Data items

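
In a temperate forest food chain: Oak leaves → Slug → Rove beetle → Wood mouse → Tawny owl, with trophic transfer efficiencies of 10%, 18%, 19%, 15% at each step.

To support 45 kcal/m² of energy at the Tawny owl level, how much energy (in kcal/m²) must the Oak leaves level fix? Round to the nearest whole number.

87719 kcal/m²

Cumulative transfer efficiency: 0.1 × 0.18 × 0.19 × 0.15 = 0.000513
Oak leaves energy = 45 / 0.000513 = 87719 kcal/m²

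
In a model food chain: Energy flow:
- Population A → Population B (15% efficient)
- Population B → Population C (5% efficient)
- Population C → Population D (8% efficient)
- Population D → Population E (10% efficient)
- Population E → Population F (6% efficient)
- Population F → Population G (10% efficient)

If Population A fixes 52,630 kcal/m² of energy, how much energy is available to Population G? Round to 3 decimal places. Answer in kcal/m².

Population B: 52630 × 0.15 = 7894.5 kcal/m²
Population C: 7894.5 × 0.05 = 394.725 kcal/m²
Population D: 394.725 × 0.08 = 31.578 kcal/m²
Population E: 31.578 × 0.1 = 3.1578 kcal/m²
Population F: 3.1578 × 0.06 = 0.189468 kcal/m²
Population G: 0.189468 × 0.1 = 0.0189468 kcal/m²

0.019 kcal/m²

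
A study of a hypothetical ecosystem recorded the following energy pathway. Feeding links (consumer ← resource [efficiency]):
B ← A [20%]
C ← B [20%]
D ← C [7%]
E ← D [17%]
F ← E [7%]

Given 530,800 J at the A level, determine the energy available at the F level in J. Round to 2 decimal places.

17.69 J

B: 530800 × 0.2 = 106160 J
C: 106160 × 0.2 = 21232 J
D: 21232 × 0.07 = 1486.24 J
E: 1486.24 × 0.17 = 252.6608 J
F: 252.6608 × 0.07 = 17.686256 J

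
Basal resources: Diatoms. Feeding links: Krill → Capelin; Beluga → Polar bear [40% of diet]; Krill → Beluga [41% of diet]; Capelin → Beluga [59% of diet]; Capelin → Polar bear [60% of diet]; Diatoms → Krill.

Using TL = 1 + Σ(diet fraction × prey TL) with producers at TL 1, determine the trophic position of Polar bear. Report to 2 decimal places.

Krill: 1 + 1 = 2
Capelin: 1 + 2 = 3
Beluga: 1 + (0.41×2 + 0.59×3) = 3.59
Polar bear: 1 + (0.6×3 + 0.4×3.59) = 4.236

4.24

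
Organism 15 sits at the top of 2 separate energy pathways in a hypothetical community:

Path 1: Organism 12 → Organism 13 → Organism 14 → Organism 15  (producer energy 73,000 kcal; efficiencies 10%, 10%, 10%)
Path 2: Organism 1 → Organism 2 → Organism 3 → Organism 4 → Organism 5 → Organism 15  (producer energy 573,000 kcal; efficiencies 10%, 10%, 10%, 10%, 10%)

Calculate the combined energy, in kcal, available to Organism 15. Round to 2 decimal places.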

Problem description:
State how many lines in the data include the string "efficient". Nothing else belongs in the reply.

Answer box:
6